PROBLEM STATEMENT: Restate word for word the run of lines that begins at the one containing "The response rate changed" and ends at the last line of the listing.

SOURCE INFORMATION:
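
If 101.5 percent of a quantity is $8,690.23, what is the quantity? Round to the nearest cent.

$8,561.80

$8,690.23 ÷ 1.015 ≈ $8,561.80.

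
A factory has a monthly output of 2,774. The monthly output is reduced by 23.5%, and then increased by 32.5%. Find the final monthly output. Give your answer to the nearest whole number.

23.5% decrease: 2,774 × 0.765 = 2122.11.
After the 32.5% increase: 2122.11 × 1.325 = 2811.79575 ≈ 2,812.

2,812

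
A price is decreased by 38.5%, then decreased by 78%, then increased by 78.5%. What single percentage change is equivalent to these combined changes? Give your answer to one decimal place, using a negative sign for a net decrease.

The combined multiplier is 0.615 × 0.22 × 1.785 = 0.2415105.
That corresponds to a decrease of 75.8%.

-75.8%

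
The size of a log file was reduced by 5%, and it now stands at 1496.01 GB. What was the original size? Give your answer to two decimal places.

1574.75 GB

The overall multiplier applied was 0.95.
So the original size was 1496.01 ÷ 0.95 ≈ 1574.75 GB.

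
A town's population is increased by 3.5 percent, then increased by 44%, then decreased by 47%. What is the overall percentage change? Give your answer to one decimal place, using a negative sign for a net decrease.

The combined multiplier is 1.035 × 1.44 × 0.53 = 0.789912.
That corresponds to a decrease of 21.0%.

-21.0%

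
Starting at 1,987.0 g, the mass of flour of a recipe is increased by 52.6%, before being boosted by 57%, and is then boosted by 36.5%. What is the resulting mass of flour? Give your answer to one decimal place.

Each change multiplies by a factor: 1.526 × 1.57 × 1.365 = 3.2702943.
1,987.0 × 3.2702943 = 6498.0747741 ≈ 6,498.1.

6,498.1 g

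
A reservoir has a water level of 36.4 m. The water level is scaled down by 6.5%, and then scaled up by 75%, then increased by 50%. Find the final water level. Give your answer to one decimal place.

89.3 m

Apply the 6.5% decrease: 36.4 × 0.935 = 34.034.
Apply the 75% increase: 34.034 × 1.75 = 59.5595.
Apply the 50% increase: 59.5595 × 1.5 = 89.33925 ≈ 89.3.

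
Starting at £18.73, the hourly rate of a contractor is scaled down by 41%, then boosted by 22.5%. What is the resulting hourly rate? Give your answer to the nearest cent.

Each change multiplies by a factor: 0.59 × 1.225 = 0.72275.
£18.73 × 0.72275 = £13.5371075 ≈ £13.54.

£13.54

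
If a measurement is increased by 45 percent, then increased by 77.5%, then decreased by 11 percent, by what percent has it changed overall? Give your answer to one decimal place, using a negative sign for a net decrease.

The combined multiplier is 1.45 × 1.775 × 0.89 = 2.2906375.
That corresponds to an increase of 129.1%.

129.1%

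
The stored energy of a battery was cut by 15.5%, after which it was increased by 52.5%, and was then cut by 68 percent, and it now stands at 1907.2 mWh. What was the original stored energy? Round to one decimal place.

4625.1 mWh

The overall multiplier applied was 0.845 × 1.525 × 0.32 = 0.41236.
So the original stored energy was 1907.2 ÷ 0.41236 ≈ 4625.1 mWh.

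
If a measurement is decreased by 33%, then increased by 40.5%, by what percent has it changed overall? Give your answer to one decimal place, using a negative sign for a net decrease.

-5.9%

A 33% decrease multiplies by 0.67.
Then a 40.5% increase: 0.67 × 1.405 = 0.94135.
Overall factor 0.94135, i.e. -5.9%.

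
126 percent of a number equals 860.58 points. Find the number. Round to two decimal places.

683.00 points

860.58 points ÷ 1.26 = 683.00 points.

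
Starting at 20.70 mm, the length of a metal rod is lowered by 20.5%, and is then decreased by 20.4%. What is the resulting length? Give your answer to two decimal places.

Each change multiplies by a factor: 0.795 × 0.796 = 0.63282.
20.70 × 0.63282 = 13.099374 ≈ 13.10.

13.10 mm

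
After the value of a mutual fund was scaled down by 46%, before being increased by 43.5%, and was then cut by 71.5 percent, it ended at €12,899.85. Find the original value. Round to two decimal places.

€58,410.93

The overall multiplier applied was 0.54 × 1.435 × 0.285 = 0.2208465.
So the original value was €12,899.85 ÷ 0.2208465 ≈ €58,410.93.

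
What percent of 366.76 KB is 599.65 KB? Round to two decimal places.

599.65 KB ÷ 366.76 KB ≈ 163.50%.

163.50%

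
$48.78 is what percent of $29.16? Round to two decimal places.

167.28%

$48.78 ÷ $29.16 ≈ 167.28%.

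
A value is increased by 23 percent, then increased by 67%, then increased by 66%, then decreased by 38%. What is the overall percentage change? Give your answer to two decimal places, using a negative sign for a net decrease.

The combined multiplier is 1.23 × 1.67 × 1.66 × 0.62 = 2.11407972.
That corresponds to an increase of 111.41%.

111.41%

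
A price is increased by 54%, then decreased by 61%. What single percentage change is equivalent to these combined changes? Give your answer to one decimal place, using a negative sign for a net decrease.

The combined multiplier is 1.54 × 0.39 = 0.6006.
That corresponds to a decrease of 39.9%.

-39.9%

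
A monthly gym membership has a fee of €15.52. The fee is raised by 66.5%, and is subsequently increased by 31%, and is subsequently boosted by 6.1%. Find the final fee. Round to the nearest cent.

Apply the 66.5% increase: €15.52 × 1.665 = €25.8408.
After the 31% increase: €25.8408 × 1.31 = €33.851448.
Apply the 6.1% increase: €33.851448 × 1.061 = €35.916386328 ≈ €35.92.

€35.92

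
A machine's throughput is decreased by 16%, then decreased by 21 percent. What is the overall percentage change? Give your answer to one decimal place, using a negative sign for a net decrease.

-33.6%

The combined multiplier is 0.84 × 0.79 = 0.6636.
That corresponds to a decrease of 33.6%.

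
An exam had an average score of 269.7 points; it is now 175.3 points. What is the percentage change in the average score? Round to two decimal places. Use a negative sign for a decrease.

Change: 175.3 − 269.7 = -94.4.
Relative to the original: -94.4 ÷ 269.7 ≈ -35.00%.

-35.00%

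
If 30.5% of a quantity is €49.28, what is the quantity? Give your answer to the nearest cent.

€49.28 ÷ 0.305 ≈ €161.57.

€161.57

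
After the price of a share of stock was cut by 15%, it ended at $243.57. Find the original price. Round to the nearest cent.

$286.55

The overall multiplier applied was 0.85.
So the original price was $243.57 ÷ 0.85 ≈ $286.55.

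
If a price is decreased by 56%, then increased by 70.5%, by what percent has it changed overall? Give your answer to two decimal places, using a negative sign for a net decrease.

-24.98%

The combined multiplier is 0.44 × 1.705 = 0.7502.
That corresponds to a decrease of 24.98%.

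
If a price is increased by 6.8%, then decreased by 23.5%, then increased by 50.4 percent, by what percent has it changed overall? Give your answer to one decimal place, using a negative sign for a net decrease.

A 6.8% increase multiplies by 1.068.
Then a 23.5% decrease: 1.068 × 0.765 = 0.81702.
Then a 50.4% increase: 0.81702 × 1.504 = 1.22879808.
Overall factor 1.22879808, i.e. 22.9%.

22.9%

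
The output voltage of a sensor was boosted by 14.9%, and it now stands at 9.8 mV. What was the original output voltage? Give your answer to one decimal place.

The overall multiplier applied was 1.149.
So the original output voltage was 9.8 ÷ 1.149 ≈ 8.5 mV.

8.5 mV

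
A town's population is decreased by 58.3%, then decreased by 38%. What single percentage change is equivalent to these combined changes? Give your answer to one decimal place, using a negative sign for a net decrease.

-74.1%

The combined multiplier is 0.417 × 0.62 = 0.25854.
That corresponds to a decrease of 74.1%.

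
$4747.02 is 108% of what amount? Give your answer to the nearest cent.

$4395.39

$4747.02 ÷ 1.08 ≈ $4395.39.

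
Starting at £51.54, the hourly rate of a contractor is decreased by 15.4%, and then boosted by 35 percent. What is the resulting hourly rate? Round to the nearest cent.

Each change multiplies by a factor: 0.846 × 1.35 = 1.1421.
£51.54 × 1.1421 = £58.863834 ≈ £58.86.

£58.86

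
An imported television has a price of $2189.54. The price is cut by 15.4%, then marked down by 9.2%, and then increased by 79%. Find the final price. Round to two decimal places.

$3010.66

Each change multiplies by a factor: 0.846 × 0.908 × 1.79 = 1.37502072.
$2189.54 × 1.37502072 = $3010.6628672688 ≈ $3010.66.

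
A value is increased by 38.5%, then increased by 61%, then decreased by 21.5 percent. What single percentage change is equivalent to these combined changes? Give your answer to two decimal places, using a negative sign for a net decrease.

75.04%

A 38.5% increase multiplies by 1.385.
Then a 61% increase: 1.385 × 1.61 = 2.22985.
Then a 21.5% decrease: 2.22985 × 0.785 = 1.75043225.
Overall factor 1.75043225, i.e. 75.04%.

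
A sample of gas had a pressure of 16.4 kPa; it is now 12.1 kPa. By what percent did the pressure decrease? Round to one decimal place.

26.2%

Change: 12.1 − 16.4 = -4.3.
Relative to the original: -4.3 ÷ 16.4 ≈ -26.2%.
So the pressure decreased by 26.2%.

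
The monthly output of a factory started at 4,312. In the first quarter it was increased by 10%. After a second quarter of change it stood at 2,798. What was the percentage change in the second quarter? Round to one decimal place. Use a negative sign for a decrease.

-41.0%

After the first quarter: 4,312 × 1.1 = 4743.2.
Second-quarter multiplier: 2,798 ÷ 4743.2 ≈ 0.5899.
That is a change of -41.0%.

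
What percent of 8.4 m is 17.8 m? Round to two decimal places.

17.8 m ÷ 8.4 m ≈ 211.90%.

211.90%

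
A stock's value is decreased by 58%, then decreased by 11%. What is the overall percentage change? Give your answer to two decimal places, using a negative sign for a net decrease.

-62.62%

A 58% decrease multiplies by 0.42.
Then an 11% decrease: 0.42 × 0.89 = 0.3738.
Overall factor 0.3738, i.e. -62.62%.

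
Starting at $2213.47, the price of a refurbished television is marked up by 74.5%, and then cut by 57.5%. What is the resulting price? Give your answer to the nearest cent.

$1641.56

After the 74.5% increase: $2213.47 × 1.745 = $3862.50515.
Apply the 57.5% decrease: $3862.50515 × 0.425 = $1641.56468875 ≈ $1641.56.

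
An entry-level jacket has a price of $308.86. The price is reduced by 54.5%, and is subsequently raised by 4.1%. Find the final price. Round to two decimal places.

$146.29

Each change multiplies by a factor: 0.455 × 1.041 = 0.473655.
$308.86 × 0.473655 = $146.2930833 ≈ $146.29.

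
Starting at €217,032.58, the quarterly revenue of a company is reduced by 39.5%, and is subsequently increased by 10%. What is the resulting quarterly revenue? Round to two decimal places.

Apply the 39.5% decrease: €217,032.58 × 0.605 = €131304.7109.
Apply the 10% increase: €131304.7109 × 1.1 = €144435.18199 ≈ €144,435.18.

€144,435.18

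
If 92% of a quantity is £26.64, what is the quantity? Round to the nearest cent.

£28.96

£26.64 ÷ 0.92 ≈ £28.96.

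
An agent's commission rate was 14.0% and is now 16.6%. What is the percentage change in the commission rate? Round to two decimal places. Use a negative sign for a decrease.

18.57%

The change is 16.6 − 14.0 = 2.6 percentage points.
Relative to the original 14.0%, that is 2.6 ÷ 14.0 ≈ 18.57%.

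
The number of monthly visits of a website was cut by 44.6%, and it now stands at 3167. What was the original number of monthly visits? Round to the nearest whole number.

5717

The overall multiplier applied was 0.554.
So the original number of monthly visits was 3167 ÷ 0.554 ≈ 5717.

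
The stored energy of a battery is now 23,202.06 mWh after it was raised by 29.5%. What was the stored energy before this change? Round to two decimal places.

17,916.65 mWh

The overall multiplier applied was 1.295.
So the original stored energy was 23,202.06 ÷ 1.295 ≈ 17,916.65 mWh.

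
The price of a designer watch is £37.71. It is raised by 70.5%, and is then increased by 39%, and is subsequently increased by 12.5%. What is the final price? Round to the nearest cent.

£100.54

70.5% increase: £37.71 × 1.705 = £64.29555.
39% increase: £64.29555 × 1.39 = £89.3708145.
After the 12.5% increase: £89.3708145 × 1.125 = £100.5421663125 ≈ £100.54.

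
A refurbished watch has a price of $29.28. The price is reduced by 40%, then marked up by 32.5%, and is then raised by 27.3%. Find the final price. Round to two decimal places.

$29.63

Each change multiplies by a factor: 0.6 × 1.325 × 1.273 = 1.012035.
$29.28 × 1.012035 = $29.6323848 ≈ $29.63.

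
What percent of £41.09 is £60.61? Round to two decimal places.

£60.61 ÷ £41.09 ≈ 147.51%.

147.51%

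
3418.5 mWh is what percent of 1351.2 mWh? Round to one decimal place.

253.0%

3418.5 mWh ÷ 1351.2 mWh ≈ 253.0%.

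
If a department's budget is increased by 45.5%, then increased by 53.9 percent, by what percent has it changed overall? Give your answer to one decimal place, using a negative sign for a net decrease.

The combined multiplier is 1.455 × 1.539 = 2.239245.
That corresponds to an increase of 123.9%.

123.9%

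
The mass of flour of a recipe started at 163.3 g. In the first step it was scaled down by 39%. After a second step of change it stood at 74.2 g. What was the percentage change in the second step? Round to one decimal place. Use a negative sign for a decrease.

After the first step: 163.3 × 0.61 = 99.613.
Second-step multiplier: 74.2 ÷ 99.613 ≈ 0.74488.
That is a change of -25.5%.

-25.5%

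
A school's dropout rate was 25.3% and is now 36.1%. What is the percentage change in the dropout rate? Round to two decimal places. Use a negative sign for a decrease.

42.69%

The change is 36.1 − 25.3 = 10.8 percentage points.
Relative to the original 25.3%, that is 10.8 ÷ 25.3 ≈ 42.69%.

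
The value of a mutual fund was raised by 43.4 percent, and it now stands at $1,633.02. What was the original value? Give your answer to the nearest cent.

The overall multiplier applied was 1.434.
So the original value was $1,633.02 ÷ 1.434 ≈ $1,138.79.

$1,138.79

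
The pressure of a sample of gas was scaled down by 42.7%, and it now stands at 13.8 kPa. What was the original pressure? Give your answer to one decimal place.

24.1 kPa

The overall multiplier applied was 0.573.
So the original pressure was 13.8 ÷ 0.573 ≈ 24.1 kPa.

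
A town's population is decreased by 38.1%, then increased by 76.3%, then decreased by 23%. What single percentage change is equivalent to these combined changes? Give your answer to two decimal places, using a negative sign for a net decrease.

-15.97%

A 38.1% decrease multiplies by 0.619.
Then a 76.3% increase: 0.619 × 1.763 = 1.091297.
Then a 23% decrease: 1.091297 × 0.77 = 0.84029869.
Overall factor 0.84029869, i.e. -15.97%.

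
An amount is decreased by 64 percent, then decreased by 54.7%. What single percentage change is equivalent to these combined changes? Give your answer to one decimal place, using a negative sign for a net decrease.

-83.7%

The combined multiplier is 0.36 × 0.453 = 0.16308.
That corresponds to a decrease of 83.7%.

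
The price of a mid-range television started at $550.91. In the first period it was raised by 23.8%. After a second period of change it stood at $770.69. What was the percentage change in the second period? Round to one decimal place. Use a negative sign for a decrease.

13.0%

After the first period: $550.91 × 1.238 = $682.02658.
Second-period multiplier: $770.69 ÷ $682.02658 ≈ 1.13.
That is a change of 13.0%.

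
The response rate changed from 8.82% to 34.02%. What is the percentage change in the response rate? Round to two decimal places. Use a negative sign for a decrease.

285.71%

The change is 34.02 − 8.82 = 25.20 percentage points.
Relative to the original 8.82%, that is 25.20 ÷ 8.82 ≈ 285.71%.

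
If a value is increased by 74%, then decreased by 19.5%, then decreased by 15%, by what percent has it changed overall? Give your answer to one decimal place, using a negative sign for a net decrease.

19.1%

A 74% increase multiplies by 1.74.
Then a 19.5% decrease: 1.74 × 0.805 = 1.4007.
Then a 15% decrease: 1.4007 × 0.85 = 1.190595.
Overall factor 1.190595, i.e. 19.1%.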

ANSWER SECTION:
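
The response rate changed from 8.82% to 34.02%. What is the percentage change in the response rate? Round to two decimal places. Use a negative sign for a decrease.

285.71%

The change is 34.02 − 8.82 = 25.20 percentage points.
Relative to the original 8.82%, that is 25.20 ÷ 8.82 ≈ 285.71%.

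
If a value is increased by 74%, then decreased by 19.5%, then decreased by 15%, by what percent has it changed overall? Give your answer to one decimal place, using a negative sign for a net decrease.

19.1%

A 74% increase multiplies by 1.74.
Then a 19.5% decrease: 1.74 × 0.805 = 1.4007.
Then a 15% decrease: 1.4007 × 0.85 = 1.190595.
Overall factor 1.190595, i.e. 19.1%.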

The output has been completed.